Your answer should be the lines below from the one with "- crust, 38.6 km, density 2830 kg/m³" to the one with "- crust, 26.5 km, density 2890 kg/m³", both included, given again exactly and with nothing added.

─── INPUT DATA ───

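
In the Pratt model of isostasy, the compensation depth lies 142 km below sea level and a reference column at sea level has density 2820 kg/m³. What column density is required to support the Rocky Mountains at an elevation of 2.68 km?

2770 kg/m³

Pratt balance: ρ_ref D = ρ (D + h).
ρ = ρ_ref D/(D + h) = 2820 × 142 km/(142 km + 2.68 km) = 2770 kg/m³.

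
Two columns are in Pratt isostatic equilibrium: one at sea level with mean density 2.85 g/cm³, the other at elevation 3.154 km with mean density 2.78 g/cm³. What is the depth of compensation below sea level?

125 km

ρ_ref D = ρ (D + h) → D (ρ_ref − ρ) = ρ h.
D = ρ h/(ρ_ref − ρ) = 2.78 × 3.154 km/(2.85 − 2.78) = 125 km.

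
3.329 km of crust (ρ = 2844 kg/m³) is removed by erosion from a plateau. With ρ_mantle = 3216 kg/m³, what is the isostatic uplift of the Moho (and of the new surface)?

2.94 km

Unloading: uplift u = e ρ_c/ρ_m = 3.329 km × 2844/3216 = 2.94 km.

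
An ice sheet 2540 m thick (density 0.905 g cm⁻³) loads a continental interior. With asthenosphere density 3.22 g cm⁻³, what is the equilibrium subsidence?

By Archimedes' principle applied to the lithosphere: the ice load ρ_ice t is balanced by mantle displaced below, ρ_m s.
s = t ρ_ice / ρ_m = 2540 m × 0.905/3.22 = 714 m.

714 m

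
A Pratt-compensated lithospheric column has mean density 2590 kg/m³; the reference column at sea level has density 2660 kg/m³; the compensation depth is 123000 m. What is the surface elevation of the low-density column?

ρ_ref D = ρ (D + h) → h = D (ρ_ref − ρ)/ρ.
h = 123000 m × (2660 − 2590)/2590 = 3320 m.

3320 m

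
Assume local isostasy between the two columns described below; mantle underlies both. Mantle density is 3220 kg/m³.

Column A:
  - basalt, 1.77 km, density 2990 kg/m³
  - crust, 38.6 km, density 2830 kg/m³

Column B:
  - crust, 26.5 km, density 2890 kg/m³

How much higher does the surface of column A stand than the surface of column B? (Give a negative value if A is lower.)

2.09 km

For any compensation level in the mantle, the mantle terms cancel and isostasy reduces to e = (Σt_A − Σt_B) − (Σ(ρt)_A − Σ(ρt)_B) / ρ_m.
Σt_A = 40.37 km; Σt_B = 26.5 km; Σ(ρt)_A = 114530.3; Σ(ρt)_B = 76585 (in km·kg/m³).
e = (40.37 − 26.5) − (114530.3 − 76585) / 3220 = 2.09 km.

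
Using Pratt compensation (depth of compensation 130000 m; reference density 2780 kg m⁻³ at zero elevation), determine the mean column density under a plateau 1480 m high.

2750 kg m⁻³

Pratt balance: ρ_ref D = ρ (D + h).
ρ = ρ_ref D/(D + h) = 2780 × 130000 m/(130000 m + 1480 m) = 2750 kg m⁻³.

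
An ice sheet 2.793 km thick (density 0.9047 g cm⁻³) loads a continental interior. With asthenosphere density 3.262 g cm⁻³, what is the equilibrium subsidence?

0.775 km

In Airy isostatic equilibrium: the ice load ρ_ice t is balanced by mantle displaced below, ρ_m s.
s = t ρ_ice / ρ_m = 2.793 km × 0.9047/3.262 = 0.775 km.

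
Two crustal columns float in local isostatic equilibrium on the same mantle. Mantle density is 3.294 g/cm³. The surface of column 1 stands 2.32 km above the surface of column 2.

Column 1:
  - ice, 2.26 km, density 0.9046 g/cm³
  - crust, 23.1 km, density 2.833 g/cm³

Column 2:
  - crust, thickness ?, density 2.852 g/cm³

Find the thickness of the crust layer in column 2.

Take the compensation level at the base of the deeper column (depth z_c below the surface of column 1) and equate Σ ρ_i t_i down to z_c; mantle fills any gap and the z_c terms cancel.
Column 1: 2.26×0.9046 + 23.1×2.833 + (z_c − 25.36)×3.294
Column 2: 2.32×0 + x×2.852 + (z_c − 2.32 − 0 − x)×3.294
The z_c×3.294 term appears on both sides and cancels. Collect the known terms of each column as K = Σ(ρt)_known − 3.294 × (depth of known layers): K_1 = 67.486696 − 3.294×25.36 = −16.049144; K_2 = 0 − 3.294×(2.32 + 0) = −7.64208.
Balance: K_1 = K_2 − x×(3.294 − 2.852), so x = (K_2 − K_1)/(3.294 − 2.852) = 8.40706/0.442 = 19 km.

19 km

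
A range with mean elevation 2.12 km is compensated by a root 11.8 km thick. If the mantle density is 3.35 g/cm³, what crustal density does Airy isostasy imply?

2.84 g/cm³

ρ_c h = (ρ_m − ρ_c) r → ρ_c (h + r) = ρ_m r → ρ_c = ρ_m r / (h + r).
ρ_c = 3.35 × 11.8 km / (2.12 km + 11.8 km) = 2.84 g/cm³.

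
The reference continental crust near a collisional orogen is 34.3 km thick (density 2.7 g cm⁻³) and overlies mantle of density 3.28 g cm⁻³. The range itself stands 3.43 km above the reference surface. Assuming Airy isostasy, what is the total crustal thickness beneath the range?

Root depth r = h ρ_c / (ρ_m − ρ_c) = 3.43 km × 2.7 / 0.58 = 15.97 km.
Total thickness = T + h + r = 34.3 km + 3.43 km + 15.97 km = 53.7 km.

53.7 km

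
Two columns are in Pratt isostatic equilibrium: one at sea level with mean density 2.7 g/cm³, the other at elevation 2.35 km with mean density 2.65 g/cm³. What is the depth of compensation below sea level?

125 km

ρ_ref D = ρ (D + h) → D (ρ_ref − ρ) = ρ h.
D = ρ h/(ρ_ref − ρ) = 2.65 × 2.35 km/(2.7 − 2.65) = 125 km.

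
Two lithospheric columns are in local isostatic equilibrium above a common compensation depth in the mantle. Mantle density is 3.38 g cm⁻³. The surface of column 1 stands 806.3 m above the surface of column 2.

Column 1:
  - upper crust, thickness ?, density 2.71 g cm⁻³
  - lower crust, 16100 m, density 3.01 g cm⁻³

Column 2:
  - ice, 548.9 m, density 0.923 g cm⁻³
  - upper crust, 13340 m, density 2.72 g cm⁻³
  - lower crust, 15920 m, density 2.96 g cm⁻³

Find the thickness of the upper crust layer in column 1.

Take the compensation level at the base of the deeper column (depth z_c below the surface of column 1) and equate Σ ρ_i t_i down to z_c; mantle fills any gap and the z_c terms cancel.
Column 1: x×2.71 + 16100×3.01 + (z_c − 16100 − x)×3.38
Column 2: 806.3×0 + 548.9×0.923 + 13340×2.72 + 15920×2.96 + (z_c − 806.3 − 29808.9)×3.38
The z_c×3.38 term appears on both sides and cancels. Collect the known terms of each column as K = Σ(ρt)_known − 3.38 × (depth of known layers): K_1 = 48461 − 3.38×16100 = −5957; K_2 = 83914.6347 − 3.38×(806.3 + 29808.9) = −19564.7413.
Balance: K_1 − x×(3.38 − 2.71) = K_2, so x = (K_1 − K_2)/(3.38 − 2.71) = 13607.7/0.67 = 20300 m.

20300 m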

───

= REPLY TO THE EXERCISE =
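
  - crust, 38.6 km, density 2830 kg/m³

Column B:
  - crust, 26.5 km, density 2890 kg/m³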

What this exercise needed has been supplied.